PROBLEM DETAILS> Copy out the listing exactly.

EXTRACTED INFORMATION>
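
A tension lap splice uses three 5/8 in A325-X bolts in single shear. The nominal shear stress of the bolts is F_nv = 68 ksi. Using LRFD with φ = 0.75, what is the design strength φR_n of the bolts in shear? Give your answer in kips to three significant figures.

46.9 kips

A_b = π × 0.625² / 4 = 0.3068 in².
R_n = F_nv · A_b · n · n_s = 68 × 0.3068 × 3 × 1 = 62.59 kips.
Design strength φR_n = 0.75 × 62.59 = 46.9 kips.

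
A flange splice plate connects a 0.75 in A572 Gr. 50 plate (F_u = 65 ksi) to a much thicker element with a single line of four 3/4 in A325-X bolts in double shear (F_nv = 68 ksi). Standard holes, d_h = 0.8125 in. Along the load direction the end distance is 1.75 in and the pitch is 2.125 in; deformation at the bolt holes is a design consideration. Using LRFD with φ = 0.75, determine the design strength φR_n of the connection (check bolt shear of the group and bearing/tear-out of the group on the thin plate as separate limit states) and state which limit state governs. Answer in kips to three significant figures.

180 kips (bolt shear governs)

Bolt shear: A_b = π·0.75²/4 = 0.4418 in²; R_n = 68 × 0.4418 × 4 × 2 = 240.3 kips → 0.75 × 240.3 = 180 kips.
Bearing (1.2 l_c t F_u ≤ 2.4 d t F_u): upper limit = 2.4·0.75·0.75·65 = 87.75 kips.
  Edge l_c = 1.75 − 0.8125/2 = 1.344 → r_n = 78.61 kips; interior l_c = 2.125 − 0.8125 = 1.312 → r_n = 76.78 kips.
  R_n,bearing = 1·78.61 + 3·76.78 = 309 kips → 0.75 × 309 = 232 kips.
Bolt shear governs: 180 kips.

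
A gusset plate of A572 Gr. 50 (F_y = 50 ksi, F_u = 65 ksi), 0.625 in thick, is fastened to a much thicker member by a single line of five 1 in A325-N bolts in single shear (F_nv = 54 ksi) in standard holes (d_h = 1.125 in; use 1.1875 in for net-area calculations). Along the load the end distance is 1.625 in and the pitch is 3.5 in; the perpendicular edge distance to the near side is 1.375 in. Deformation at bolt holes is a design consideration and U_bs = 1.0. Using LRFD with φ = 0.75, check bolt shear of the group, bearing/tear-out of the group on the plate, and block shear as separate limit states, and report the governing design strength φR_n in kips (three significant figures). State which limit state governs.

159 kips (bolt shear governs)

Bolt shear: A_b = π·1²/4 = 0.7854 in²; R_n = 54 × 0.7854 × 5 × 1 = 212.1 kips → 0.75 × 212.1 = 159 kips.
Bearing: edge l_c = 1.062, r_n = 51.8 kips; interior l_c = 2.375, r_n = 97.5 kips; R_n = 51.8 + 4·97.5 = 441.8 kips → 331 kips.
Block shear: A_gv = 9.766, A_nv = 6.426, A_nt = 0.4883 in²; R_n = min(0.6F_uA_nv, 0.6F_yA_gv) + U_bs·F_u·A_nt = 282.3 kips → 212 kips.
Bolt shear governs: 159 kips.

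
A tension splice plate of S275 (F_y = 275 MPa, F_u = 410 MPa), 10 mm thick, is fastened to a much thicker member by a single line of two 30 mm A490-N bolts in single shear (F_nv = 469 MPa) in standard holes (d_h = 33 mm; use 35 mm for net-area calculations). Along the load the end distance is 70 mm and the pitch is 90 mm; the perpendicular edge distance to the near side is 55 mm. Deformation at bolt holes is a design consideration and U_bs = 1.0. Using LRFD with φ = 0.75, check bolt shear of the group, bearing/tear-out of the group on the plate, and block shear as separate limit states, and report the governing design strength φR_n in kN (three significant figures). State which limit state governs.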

RESPONSE TO THE TASK>
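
A tension lap splice uses three 5/8 in A325-X bolts in single shear. The nominal shear stress of the bolts is F_nv = 68 ksi. Using LRFD with φ = 0.75, what is the design strength φR_n of the bolts in shear? Give your answer in kips to three significant figures.

46.9 kips

A_b = π × 0.625² / 4 = 0.3068 in².
R_n = F_nv · A_b · n · n_s = 68 × 0.3068 × 3 × 1 = 62.59 kips.
Design strength φR_n = 0.75 × 62.59 = 46.9 kips.

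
A flange splice plate connects a 0.75 in A572 Gr. 50 plate (F_u = 65 ksi) to a much thicker element with a single line of four 3/4 in A325-X bolts in double shear (F_nv = 68 ksi). Standard holes, d_h = 0.8125 in. Along the load direction the end distance is 1.75 in and the pitch is 2.125 in; deformation at the bolt holes is a design consideration. Using LRFD with φ = 0.75, determine the design strength φR_n of the connection (check bolt shear of the group and bearing/tear-out of the group on the thin plate as separate limit states) and state which limit state governs. Answer in kips to three significant figures.

180 kips (bolt shear governs)

Bolt shear: A_b = π·0.75²/4 = 0.4418 in²; R_n = 68 × 0.4418 × 4 × 2 = 240.3 kips → 0.75 × 240.3 = 180 kips.
Bearing (1.2 l_c t F_u ≤ 2.4 d t F_u): upper limit = 2.4·0.75·0.75·65 = 87.75 kips.
  Edge l_c = 1.75 − 0.8125/2 = 1.344 → r_n = 78.61 kips; interior l_c = 2.125 − 0.8125 = 1.312 → r_n = 76.78 kips.
  R_n,bearing = 1·78.61 + 3·76.78 = 309 kips → 0.75 × 309 = 232 kips.
Bolt shear governs: 180 kips.

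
A gusset plate of A572 Gr. 50 (F_y = 50 ksi, F_u = 65 ksi), 0.625 in thick, is fastened to a much thicker member by a single line of five 1 in A325-N bolts in single shear (F_nv = 54 ksi) in standard holes (d_h = 1.125 in; use 1.1875 in for net-area calculations). Along the load the end distance is 1.625 in and the pitch is 3.5 in; the perpendicular edge distance to the near side is 1.375 in. Deformation at bolt holes is a design consideration and U_bs = 1.0. Using LRFD with φ = 0.75, check bolt shear of the group, bearing/tear-out of the group on the plate, and block shear as separate limit states, and report the governing design strength φR_n in kips (three significant figures). State which limit state governs.

159 kips (bolt shear governs)

Bolt shear: A_b = π·1²/4 = 0.7854 in²; R_n = 54 × 0.7854 × 5 × 1 = 212.1 kips → 0.75 × 212.1 = 159 kips.
Bearing: edge l_c = 1.062, r_n = 51.8 kips; interior l_c = 2.375, r_n = 97.5 kips; R_n = 51.8 + 4·97.5 = 441.8 kips → 331 kips.
Block shear: A_gv = 9.766, A_nv = 6.426, A_nt = 0.4883 in²; R_n = min(0.6F_uA_nv, 0.6F_yA_gv) + U_bs·F_u·A_nt = 282.3 kips → 212 kips.
Bolt shear governs: 159 kips.

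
A tension splice plate of S275 (F_y = 275 MPa, F_u = 410 MPa), 10 mm thick, is fastened to a much thicker member by a single line of two 30 mm A490-N bolts in single shear (F_nv = 469 MPa) in standard holes (d_h = 33 mm; use 35 mm for net-area calculations). Along the load the end distance is 70 mm and the pitch is 90 mm; the perpendicular edge distance to the near side is 55 mm. Deformation at bolt holes is a design consideration and U_bs = 1.0. Using LRFD with φ = 0.75, check bolt shear of the group, bearing/tear-out of the group on the plate, and block shear as separate limit states, and report the governing design strength φR_n in kN (three significant figures). State which limit state governs.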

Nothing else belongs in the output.